WORK REQUEST:
The lines to reproduce run from the first one below to the line containing "BusRdX: M→I and Flush; S→I; I→I.", both included. Reproduce them exactly and nothing else.

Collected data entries
__________________________________________________

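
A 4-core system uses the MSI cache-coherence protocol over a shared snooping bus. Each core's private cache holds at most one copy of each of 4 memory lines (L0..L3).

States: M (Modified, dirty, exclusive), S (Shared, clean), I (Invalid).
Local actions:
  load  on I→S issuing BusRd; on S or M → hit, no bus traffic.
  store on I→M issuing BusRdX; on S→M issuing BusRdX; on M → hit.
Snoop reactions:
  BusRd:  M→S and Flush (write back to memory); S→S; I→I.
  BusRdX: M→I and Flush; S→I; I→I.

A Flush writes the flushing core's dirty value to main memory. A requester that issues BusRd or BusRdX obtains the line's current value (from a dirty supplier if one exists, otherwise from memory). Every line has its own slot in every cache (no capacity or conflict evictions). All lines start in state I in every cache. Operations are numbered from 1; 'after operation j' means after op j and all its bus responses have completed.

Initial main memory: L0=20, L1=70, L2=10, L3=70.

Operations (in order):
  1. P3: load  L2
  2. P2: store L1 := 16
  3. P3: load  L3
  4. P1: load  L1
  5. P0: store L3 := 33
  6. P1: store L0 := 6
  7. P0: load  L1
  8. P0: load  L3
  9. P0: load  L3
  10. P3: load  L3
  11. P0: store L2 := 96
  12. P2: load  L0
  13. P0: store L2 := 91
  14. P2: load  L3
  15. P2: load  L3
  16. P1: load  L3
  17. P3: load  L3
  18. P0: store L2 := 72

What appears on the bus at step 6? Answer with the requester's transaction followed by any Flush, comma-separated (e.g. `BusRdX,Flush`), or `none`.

1. P3: load  L2  bus=[BusRd]  L2: P0=I P1=I P2=I P3=S  mem[L2]=10
2. P2: store L1 := 16  bus=[BusRdX]  L1: P0=I P1=I P2=M P3=I  mem[L1]=70
3. P3: load  L3  bus=[BusRd]  L3: P0=I P1=I P2=I P3=S  mem[L3]=70
4. P1: load  L1  bus=[BusRd,Flush]  L1: P0=I P1=S P2=S P3=I  mem[L1]=16
5. P0: store L3 := 33  bus=[BusRdX]  L3: P0=M P1=I P2=I P3=I  mem[L3]=70
6. P1: store L0 := 6  bus=[BusRdX]  L0: P0=I P1=M P2=I P3=I  mem[L0]=20
7. P0: load  L1  bus=[BusRd]  L1: P0=S P1=S P2=S P3=I  mem[L1]=16
8. P0: load  L3  bus=[-]  L3: P0=M P1=I P2=I P3=I  mem[L3]=70
9. P0: load  L3  bus=[-]  L3: P0=M P1=I P2=I P3=I  mem[L3]=70
10. P3: load  L3  bus=[BusRd,Flush]  L3: P0=S P1=I P2=I P3=S  mem[L3]=33
11. P0: store L2 := 96  bus=[BusRdX]  L2: P0=M P1=I P2=I P3=I  mem[L2]=10
12. P2: load  L0  bus=[BusRd,Flush]  L0: P0=I P1=S P2=S P3=I  mem[L0]=6
13. P0: store L2 := 91  bus=[-]  L2: P0=M P1=I P2=I P3=I  mem[L2]=10
14. P2: load  L3  bus=[BusRd]  L3: P0=S P1=I P2=S P3=S  mem[L3]=33
15. P2: load  L3  bus=[-]  L3: P0=S P1=I P2=S P3=S  mem[L3]=33
16. P1: load  L3  bus=[BusRd]  L3: P0=S P1=S P2=S P3=S  mem[L3]=33
17. P3: load  L3  bus=[-]  L3: P0=S P1=S P2=S P3=S  mem[L3]=33
18. P0: store L2 := 72  bus=[-]  L2: P0=M P1=I P2=I P3=I  mem[L2]=10

bus = BusRdX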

__________________________________________________

WRITTEN SOLUTION:
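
A 4-core system uses the MSI cache-coherence protocol over a shared snooping bus. Each core's private cache holds at most one copy of each of 4 memory lines (L0..L3).

States: M (Modified, dirty, exclusive), S (Shared, clean), I (Invalid).
Local actions:
  load  on I→S issuing BusRd; on S or M → hit, no bus traffic.
  store on I→M issuing BusRdX; on S→M issuing BusRdX; on M → hit.
Snoop reactions:
  BusRd:  M→S and Flush (write back to memory); S→S; I→I.
  BusRdX: M→I and Flush; S→I; I→I.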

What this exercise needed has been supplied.